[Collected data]
....
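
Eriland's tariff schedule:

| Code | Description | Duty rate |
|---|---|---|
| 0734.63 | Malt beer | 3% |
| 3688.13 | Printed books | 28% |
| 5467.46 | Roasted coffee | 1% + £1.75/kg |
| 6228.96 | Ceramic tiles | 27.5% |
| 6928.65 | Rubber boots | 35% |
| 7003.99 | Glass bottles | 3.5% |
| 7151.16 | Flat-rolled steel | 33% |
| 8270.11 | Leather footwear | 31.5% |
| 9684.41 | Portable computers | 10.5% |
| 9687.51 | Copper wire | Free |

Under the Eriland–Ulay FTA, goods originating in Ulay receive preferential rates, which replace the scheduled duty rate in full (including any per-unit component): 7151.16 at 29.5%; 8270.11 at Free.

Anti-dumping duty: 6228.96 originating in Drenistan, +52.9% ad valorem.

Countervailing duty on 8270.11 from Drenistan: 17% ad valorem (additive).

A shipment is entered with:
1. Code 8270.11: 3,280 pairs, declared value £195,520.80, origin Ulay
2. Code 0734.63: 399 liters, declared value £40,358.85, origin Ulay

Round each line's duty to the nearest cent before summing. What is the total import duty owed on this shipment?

Line 1 (8270.11, Ulay, 3,280 pairs, £195,520.80):
Base rate for 8270.11 is 31.5%.
Origin Ulay qualifies under the Eriland–Ulay agreement and 8270.11 is covered: preferential rate Free applies instead.
The additional-duty order on 8270.11 targets Drenistan, not Ulay; it does not apply.
Duty = £195,520.80 × 0% = £0.00.
Line 2 (0734.63, Ulay, 399 liters, £40,358.85):
Base rate for 0734.63 is 3%.
Origin Ulay is the FTA partner but 0734.63 is not on the preference list; base rate stands.
Duty = £40,358.85 × 3% = £1,210.77.
Total = £0.00 + £1,210.77 = £1,210.77.

£1,210.77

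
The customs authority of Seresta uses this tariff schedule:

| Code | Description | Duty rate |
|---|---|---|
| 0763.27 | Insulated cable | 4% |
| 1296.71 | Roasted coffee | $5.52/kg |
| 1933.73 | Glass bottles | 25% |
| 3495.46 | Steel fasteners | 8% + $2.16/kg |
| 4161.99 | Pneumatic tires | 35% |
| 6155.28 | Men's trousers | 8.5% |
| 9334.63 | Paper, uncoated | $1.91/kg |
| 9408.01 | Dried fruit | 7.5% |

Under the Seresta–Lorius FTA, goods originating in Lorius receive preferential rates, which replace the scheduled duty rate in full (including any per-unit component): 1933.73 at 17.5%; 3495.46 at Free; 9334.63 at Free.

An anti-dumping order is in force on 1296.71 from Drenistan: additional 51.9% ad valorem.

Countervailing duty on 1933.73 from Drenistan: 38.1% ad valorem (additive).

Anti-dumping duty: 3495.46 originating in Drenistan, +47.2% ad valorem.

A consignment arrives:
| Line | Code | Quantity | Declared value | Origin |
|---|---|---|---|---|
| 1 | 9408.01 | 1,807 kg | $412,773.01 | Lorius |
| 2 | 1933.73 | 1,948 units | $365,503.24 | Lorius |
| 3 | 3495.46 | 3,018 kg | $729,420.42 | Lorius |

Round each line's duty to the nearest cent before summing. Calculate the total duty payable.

Line 1 (9408.01, Lorius, 1,807 kg, $412,773.01):
Base rate for 9408.01 is 7.5%.
Origin Lorius is the FTA partner but 9408.01 is not on the preference list; base rate stands.
Duty = $412,773.01 × 7.5% = $30,957.98.
Line 2 (1933.73, Lorius, 1,948 units, $365,503.24):
Base rate for 1933.73 is 25%.
Origin Lorius qualifies under the Seresta–Lorius agreement and 1933.73 is covered: preferential rate 17.5% applies instead.
The additional-duty order on 1933.73 targets Drenistan, not Lorius; it does not apply.
Duty = $365,503.24 × 17.5% = $63,963.07.
Line 3 (3495.46, Lorius, 3,018 kg, $729,420.42):
Base rate for 3495.46 is 8% + $2.16/kg.
Origin Lorius qualifies under the Seresta–Lorius agreement and 3495.46 is covered: preferential rate Free applies instead.
The additional-duty order on 3495.46 targets Drenistan, not Lorius; it does not apply.
Duty = $729,420.42 × 0% = $0.00.
Total = $30,957.98 + $63,963.07 + $0.00 = $94,921.05.

$94,921.05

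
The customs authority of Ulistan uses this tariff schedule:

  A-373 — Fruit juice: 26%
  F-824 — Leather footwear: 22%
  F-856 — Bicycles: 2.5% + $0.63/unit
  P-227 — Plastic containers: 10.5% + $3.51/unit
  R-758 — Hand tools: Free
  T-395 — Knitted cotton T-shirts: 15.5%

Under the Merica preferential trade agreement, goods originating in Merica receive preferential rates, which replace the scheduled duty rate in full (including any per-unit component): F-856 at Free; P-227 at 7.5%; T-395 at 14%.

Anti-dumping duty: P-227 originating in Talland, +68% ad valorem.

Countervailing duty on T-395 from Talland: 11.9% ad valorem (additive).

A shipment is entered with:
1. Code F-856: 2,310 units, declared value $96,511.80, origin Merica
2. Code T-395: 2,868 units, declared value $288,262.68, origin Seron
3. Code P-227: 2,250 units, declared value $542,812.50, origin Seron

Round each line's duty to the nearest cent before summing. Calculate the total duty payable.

$109,573.53

Line 1 (F-856, Merica, 2,310 units, $96,511.80):
Base rate for F-856 is 2.5% + $0.63/unit.
Origin Merica qualifies under the Ulistan–Merica agreement and F-856 is covered: preferential rate Free applies instead.
Duty = $96,511.80 × 0% = $0.00.
Line 2 (T-395, Seron, 2,868 units, $288,262.68):
Base rate for T-395 is 15.5%.
T-395 has an FTA preferential rate, but origin Seron is not Merica; base rate stands.
The additional-duty order on T-395 targets Talland, not Seron; it does not apply.
Duty = $288,262.68 × 15.5% = $44,680.72.
Line 3 (P-227, Seron, 2,250 units, $542,812.50):
Base rate for P-227 is 10.5% + $3.51/unit.
P-227 has an FTA preferential rate, but origin Seron is not Merica; base rate stands.
The additional-duty order on P-227 targets Talland, not Seron; it does not apply.
Duty = $542,812.50 × 10.5% + 2,250 × $3.51 = $64,892.81.
Total = $0.00 + $44,680.72 + $64,892.81 = $109,573.53.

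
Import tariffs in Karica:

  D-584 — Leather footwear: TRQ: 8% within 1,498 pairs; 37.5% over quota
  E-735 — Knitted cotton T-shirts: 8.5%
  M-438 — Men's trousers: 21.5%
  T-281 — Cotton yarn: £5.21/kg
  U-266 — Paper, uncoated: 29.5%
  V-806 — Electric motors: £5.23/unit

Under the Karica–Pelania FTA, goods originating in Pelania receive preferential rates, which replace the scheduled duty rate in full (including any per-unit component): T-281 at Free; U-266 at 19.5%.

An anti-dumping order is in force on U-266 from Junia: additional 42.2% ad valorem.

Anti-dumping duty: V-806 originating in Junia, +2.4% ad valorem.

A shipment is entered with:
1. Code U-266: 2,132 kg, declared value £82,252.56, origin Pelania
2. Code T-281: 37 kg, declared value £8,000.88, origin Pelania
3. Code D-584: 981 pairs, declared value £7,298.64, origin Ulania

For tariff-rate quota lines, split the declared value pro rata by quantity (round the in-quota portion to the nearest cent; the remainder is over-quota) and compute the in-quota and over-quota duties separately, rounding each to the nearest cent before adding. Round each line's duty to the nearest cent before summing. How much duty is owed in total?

£16,623.14

Line 1 (U-266, Pelania, 2,132 kg, £82,252.56):
Base rate for U-266 is 29.5%.
Origin Pelania qualifies under the Karica–Pelania agreement and U-266 is covered: preferential rate 19.5% applies instead.
The additional-duty order on U-266 targets Junia, not Pelania; it does not apply.
Duty = £82,252.56 × 19.5% = £16,039.25.
Line 2 (T-281, Pelania, 37 kg, £8,000.88):
Base rate for T-281 is £5.21/kg.
Origin Pelania qualifies under the Karica–Pelania agreement and T-281 is covered: preferential rate Free applies instead.
Duty = £8,000.88 × 0% = £0.00.
Line 3 (D-584, Ulania, 981 pairs, £7,298.64):
Code D-584 is under a tariff-rate quota (threshold 1,498 pairs). Quantity 981 pairs is within the quota, so the in-quota rate 8% applies to the full value.
Duty = £7,298.64 × 8% = £583.89.
Total = £16,039.25 + £0.00 + £583.89 = £16,623.14.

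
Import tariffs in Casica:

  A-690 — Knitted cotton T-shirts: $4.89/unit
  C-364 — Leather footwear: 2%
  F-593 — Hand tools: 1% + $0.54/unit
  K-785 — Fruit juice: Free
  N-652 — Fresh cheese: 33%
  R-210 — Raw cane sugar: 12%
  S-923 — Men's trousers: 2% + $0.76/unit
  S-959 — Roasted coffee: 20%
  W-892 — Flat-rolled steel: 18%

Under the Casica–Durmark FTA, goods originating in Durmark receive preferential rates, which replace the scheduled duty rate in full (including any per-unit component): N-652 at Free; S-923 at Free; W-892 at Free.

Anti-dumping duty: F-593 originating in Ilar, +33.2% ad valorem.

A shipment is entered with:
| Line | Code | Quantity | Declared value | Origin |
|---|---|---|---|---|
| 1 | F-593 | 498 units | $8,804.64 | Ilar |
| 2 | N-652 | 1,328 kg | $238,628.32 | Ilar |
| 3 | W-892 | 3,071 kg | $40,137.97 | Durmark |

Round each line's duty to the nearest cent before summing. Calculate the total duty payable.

$82,027.46

Line 1 (F-593, Ilar, 498 units, $8,804.64):
Base rate for F-593 is 1% + $0.54/unit.
Additional duty on F-593 from Ilar: +33.2%. Applied ad valorem rate: 1% + 33.2% = 34.2%.
Duty = $8,804.64 × 34.2% + 498 × $0.54 = $3,280.11.
Line 2 (N-652, Ilar, 1,328 kg, $238,628.32):
Base rate for N-652 is 33%.
N-652 has an FTA preferential rate, but origin Ilar is not Durmark; base rate stands.
Duty = $238,628.32 × 33% = $78,747.35.
Line 3 (W-892, Durmark, 3,071 kg, $40,137.97):
Base rate for W-892 is 18%.
Origin Durmark qualifies under the Casica–Durmark agreement and W-892 is covered: preferential rate Free applies instead.
Duty = $40,137.97 × 0% = $0.00.
Total = $3,280.11 + $78,747.35 + $0.00 = $82,027.46.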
....
WHAT THE EXERCISE ASKS:
Starting at the line that contains "cable | 4% |" and stopping after the line that contains "kg | $729,420.42 | Lorius |", write out every line exactly as it appears above, and no other line.

ANSWER SECTION:
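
| 0763.27 | Insulated cable | 4% |
| 1296.71 | Roasted coffee | $5.52/kg |
| 1933.73 | Glass bottles | 25% |
| 3495.46 | Steel fasteners | 8% + $2.16/kg |
| 4161.99 | Pneumatic tires | 35% |
| 6155.28 | Men's trousers | 8.5% |
| 9334.63 | Paper, uncoated | $1.91/kg |
| 9408.01 | Dried fruit | 7.5% |

Under the Seresta–Lorius FTA, goods originating in Lorius receive preferential rates, which replace the scheduled duty rate in full (including any per-unit component): 1933.73 at 17.5%; 3495.46 at Free; 9334.63 at Free.

An anti-dumping order is in force on 1296.71 from Drenistan: additional 51.9% ad valorem.

Countervailing duty on 1933.73 from Drenistan: 38.1% ad valorem (additive).

Anti-dumping duty: 3495.46 originating in Drenistan, +47.2% ad valorem.

A consignment arrives:
| Line | Code | Quantity | Declared value | Origin |
|---|---|---|---|---|
| 1 | 9408.01 | 1,807 kg | $412,773.01 | Lorius |
| 2 | 1933.73 | 1,948 units | $365,503.24 | Lorius |
| 3 | 3495.46 | 3,018 kg | $729,420.42 | Lorius |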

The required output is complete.